Exercise description: Beneath this line are the data; copy exactly the part of them that opens with the line containing "8 | red | 8 | 4" and closes with the line containing "WHERE depts.name = 'bob'", and only that part.

*** Opening of Information shown ***

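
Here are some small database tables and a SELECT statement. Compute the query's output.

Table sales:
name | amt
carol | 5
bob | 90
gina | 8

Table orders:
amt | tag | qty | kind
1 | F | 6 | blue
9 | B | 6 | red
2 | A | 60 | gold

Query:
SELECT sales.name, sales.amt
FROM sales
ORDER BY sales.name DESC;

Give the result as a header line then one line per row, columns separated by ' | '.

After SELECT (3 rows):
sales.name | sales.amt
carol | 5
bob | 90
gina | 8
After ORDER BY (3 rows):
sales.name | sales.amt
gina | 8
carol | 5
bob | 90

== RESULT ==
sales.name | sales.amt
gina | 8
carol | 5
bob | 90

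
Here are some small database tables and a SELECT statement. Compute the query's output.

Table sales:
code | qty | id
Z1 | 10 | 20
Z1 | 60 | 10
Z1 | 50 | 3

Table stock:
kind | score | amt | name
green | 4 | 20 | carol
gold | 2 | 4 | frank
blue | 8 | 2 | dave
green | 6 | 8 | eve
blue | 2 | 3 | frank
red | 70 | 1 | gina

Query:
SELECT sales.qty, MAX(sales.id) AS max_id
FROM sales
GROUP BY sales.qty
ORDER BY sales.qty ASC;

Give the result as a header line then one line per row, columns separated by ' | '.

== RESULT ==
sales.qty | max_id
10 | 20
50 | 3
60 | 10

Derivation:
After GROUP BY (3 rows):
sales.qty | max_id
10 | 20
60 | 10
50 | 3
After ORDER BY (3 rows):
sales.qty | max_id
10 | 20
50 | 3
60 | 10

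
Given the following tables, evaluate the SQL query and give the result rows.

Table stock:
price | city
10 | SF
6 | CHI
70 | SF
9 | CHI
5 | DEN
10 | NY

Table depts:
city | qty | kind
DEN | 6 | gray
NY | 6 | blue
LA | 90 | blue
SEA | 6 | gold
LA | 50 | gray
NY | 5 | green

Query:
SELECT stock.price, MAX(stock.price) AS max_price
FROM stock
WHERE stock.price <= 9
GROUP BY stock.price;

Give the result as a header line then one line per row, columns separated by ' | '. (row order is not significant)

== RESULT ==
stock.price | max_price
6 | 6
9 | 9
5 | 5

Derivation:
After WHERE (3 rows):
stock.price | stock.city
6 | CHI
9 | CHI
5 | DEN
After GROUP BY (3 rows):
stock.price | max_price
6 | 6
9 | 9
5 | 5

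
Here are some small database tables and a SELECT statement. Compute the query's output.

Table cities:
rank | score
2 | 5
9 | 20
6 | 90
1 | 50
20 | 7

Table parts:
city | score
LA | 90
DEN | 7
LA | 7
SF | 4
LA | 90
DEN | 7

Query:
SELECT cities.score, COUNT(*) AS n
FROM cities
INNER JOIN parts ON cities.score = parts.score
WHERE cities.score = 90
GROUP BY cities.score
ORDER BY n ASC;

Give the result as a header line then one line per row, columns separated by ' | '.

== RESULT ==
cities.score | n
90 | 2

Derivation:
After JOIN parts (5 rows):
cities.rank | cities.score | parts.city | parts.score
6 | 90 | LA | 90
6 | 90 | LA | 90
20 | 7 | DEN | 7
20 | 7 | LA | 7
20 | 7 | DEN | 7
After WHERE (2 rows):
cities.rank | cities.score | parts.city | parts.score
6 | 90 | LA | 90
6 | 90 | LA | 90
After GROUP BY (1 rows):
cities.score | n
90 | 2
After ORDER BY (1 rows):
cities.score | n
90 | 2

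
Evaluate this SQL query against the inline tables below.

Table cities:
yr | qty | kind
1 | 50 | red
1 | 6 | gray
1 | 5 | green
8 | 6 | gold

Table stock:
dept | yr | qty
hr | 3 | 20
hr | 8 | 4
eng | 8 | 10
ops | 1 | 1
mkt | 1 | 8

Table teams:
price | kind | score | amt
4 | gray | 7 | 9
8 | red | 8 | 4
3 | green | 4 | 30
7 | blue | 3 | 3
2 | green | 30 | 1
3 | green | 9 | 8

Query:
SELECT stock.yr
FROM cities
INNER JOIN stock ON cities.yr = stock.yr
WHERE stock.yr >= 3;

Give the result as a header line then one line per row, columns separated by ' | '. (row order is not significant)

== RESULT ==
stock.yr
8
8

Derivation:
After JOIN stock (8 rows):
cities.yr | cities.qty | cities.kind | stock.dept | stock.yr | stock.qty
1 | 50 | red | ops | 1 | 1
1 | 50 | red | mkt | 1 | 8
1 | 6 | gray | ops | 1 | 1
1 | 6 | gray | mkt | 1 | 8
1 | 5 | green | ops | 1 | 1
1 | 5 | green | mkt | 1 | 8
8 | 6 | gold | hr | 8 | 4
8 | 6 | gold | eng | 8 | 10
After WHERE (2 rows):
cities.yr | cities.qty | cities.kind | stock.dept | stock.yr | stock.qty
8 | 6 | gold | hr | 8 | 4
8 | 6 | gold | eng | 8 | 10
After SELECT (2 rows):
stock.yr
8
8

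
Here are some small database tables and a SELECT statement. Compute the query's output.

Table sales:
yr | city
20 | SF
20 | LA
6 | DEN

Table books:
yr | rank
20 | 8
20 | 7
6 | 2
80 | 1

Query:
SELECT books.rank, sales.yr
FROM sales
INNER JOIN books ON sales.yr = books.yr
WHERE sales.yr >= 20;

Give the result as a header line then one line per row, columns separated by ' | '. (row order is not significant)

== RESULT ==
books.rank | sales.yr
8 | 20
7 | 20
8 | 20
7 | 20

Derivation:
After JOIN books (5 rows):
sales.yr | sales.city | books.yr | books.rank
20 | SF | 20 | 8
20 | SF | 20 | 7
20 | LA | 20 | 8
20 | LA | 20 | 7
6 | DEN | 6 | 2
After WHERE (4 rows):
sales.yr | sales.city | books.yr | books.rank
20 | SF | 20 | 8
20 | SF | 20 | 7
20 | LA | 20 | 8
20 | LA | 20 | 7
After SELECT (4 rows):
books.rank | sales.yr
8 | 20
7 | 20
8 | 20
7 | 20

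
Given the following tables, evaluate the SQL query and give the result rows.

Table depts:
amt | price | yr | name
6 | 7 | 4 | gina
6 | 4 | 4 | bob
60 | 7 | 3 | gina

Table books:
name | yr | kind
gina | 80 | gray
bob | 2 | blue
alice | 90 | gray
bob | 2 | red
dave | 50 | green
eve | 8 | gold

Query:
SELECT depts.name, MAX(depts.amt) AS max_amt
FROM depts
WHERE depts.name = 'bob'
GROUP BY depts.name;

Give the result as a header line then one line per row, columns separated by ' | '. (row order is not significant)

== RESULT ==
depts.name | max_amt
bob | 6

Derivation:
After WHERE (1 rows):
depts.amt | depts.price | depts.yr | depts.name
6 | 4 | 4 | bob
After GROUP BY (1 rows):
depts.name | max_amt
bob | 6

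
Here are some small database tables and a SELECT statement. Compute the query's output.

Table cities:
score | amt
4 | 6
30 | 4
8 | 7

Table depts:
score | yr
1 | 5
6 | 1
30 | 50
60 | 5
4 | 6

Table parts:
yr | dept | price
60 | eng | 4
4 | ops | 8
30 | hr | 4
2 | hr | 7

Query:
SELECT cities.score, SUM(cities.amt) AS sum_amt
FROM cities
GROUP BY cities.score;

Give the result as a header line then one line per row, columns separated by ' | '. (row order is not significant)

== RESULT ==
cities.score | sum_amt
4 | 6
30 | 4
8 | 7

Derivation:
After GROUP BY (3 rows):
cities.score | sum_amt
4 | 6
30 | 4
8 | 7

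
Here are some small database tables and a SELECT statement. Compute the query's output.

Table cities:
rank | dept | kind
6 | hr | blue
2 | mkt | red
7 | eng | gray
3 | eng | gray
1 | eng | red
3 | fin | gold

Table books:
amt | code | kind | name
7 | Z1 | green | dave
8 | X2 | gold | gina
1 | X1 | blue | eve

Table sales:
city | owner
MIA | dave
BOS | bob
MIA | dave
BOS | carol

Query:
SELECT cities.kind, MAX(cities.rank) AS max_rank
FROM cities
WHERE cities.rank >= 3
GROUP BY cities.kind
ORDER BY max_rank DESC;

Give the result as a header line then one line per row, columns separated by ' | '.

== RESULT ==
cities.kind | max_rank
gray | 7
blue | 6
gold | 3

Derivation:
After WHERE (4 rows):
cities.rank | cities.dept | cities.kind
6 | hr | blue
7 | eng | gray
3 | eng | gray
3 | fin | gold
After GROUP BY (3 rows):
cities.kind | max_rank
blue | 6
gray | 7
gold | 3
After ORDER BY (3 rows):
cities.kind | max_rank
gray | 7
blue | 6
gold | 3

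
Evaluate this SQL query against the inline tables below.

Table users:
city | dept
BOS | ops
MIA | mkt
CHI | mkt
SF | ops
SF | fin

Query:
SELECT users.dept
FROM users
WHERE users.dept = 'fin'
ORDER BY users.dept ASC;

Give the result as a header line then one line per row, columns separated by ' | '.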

*** Close of Information shown ***

Result:
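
8 | red | 8 | 4
3 | green | 4 | 30
7 | blue | 3 | 3
2 | green | 30 | 1
3 | green | 9 | 8

Query:
SELECT stock.yr
FROM cities
INNER JOIN stock ON cities.yr = stock.yr
WHERE stock.yr >= 3;

Give the result as a header line then one line per row, columns separated by ' | '. (row order is not significant)

== RESULT ==
stock.yr
8
8

Derivation:
After JOIN stock (8 rows):
cities.yr | cities.qty | cities.kind | stock.dept | stock.yr | stock.qty
1 | 50 | red | ops | 1 | 1
1 | 50 | red | mkt | 1 | 8
1 | 6 | gray | ops | 1 | 1
1 | 6 | gray | mkt | 1 | 8
1 | 5 | green | ops | 1 | 1
1 | 5 | green | mkt | 1 | 8
8 | 6 | gold | hr | 8 | 4
8 | 6 | gold | eng | 8 | 10
After WHERE (2 rows):
cities.yr | cities.qty | cities.kind | stock.dept | stock.yr | stock.qty
8 | 6 | gold | hr | 8 | 4
8 | 6 | gold | eng | 8 | 10
After SELECT (2 rows):
stock.yr
8
8

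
Here are some small database tables and a SELECT statement. Compute the query's output.

Table sales:
yr | city
20 | SF
20 | LA
6 | DEN

Table books:
yr | rank
20 | 8
20 | 7
6 | 2
80 | 1

Query:
SELECT books.rank, sales.yr
FROM sales
INNER JOIN books ON sales.yr = books.yr
WHERE sales.yr >= 20;

Give the result as a header line then one line per row, columns separated by ' | '. (row order is not significant)

== RESULT ==
books.rank | sales.yr
8 | 20
7 | 20
8 | 20
7 | 20

Derivation:
After JOIN books (5 rows):
sales.yr | sales.city | books.yr | books.rank
20 | SF | 20 | 8
20 | SF | 20 | 7
20 | LA | 20 | 8
20 | LA | 20 | 7
6 | DEN | 6 | 2
After WHERE (4 rows):
sales.yr | sales.city | books.yr | books.rank
20 | SF | 20 | 8
20 | SF | 20 | 7
20 | LA | 20 | 8
20 | LA | 20 | 7
After SELECT (4 rows):
books.rank | sales.yr
8 | 20
7 | 20
8 | 20
7 | 20

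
Given the following tables, evaluate the SQL query and give the result rows.

Table depts:
amt | price | yr | name
6 | 7 | 4 | gina
6 | 4 | 4 | bob
60 | 7 | 3 | gina

Table books:
name | yr | kind
gina | 80 | gray
bob | 2 | blue
alice | 90 | gray
bob | 2 | red
dave | 50 | green
eve | 8 | gold

Query:
SELECT depts.name, MAX(depts.amt) AS max_amt
FROM depts
WHERE depts.name = 'bob'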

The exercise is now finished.